**WHAT TO WORK ON:** Reproduce all of the data exactly as written.

── PROVIDED RECORDS

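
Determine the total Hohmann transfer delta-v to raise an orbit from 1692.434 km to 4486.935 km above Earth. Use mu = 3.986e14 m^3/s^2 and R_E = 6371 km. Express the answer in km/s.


r1 = 8063.4340 km = 8.063434e+06 m
r2 = 10857.9350 km = 1.0857935e+07 m
dv1 = sqrt(mu/r1)*(sqrt(2*r2/(r1+r2)) - 1) = 501.3219 m/s
dv2 = sqrt(mu/r2)*(1 - sqrt(2*r1/(r1+r2))) = 465.2870 m/s
total dv = |dv1| + |dv2| = 501.3219 + 465.2870 = 966.6089 m/s = 0.9666089 km/s

0.9666 km/s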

────

**ANSWER TO THIS EXERCISE:**
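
Determine the total Hohmann transfer delta-v to raise an orbit from 1692.434 km to 4486.935 km above Earth. Use mu = 3.986e14 m^3/s^2 and R_E = 6371 km. Express the answer in km/s.


r1 = 8063.4340 km = 8.063434e+06 m
r2 = 10857.9350 km = 1.0857935e+07 m
dv1 = sqrt(mu/r1)*(sqrt(2*r2/(r1+r2)) - 1) = 501.3219 m/s
dv2 = sqrt(mu/r2)*(1 - sqrt(2*r1/(r1+r2))) = 465.2870 m/s
total dv = |dv1| + |dv2| = 501.3219 + 465.2870 = 966.6089 m/s = 0.9666089 km/s

0.9666 km/s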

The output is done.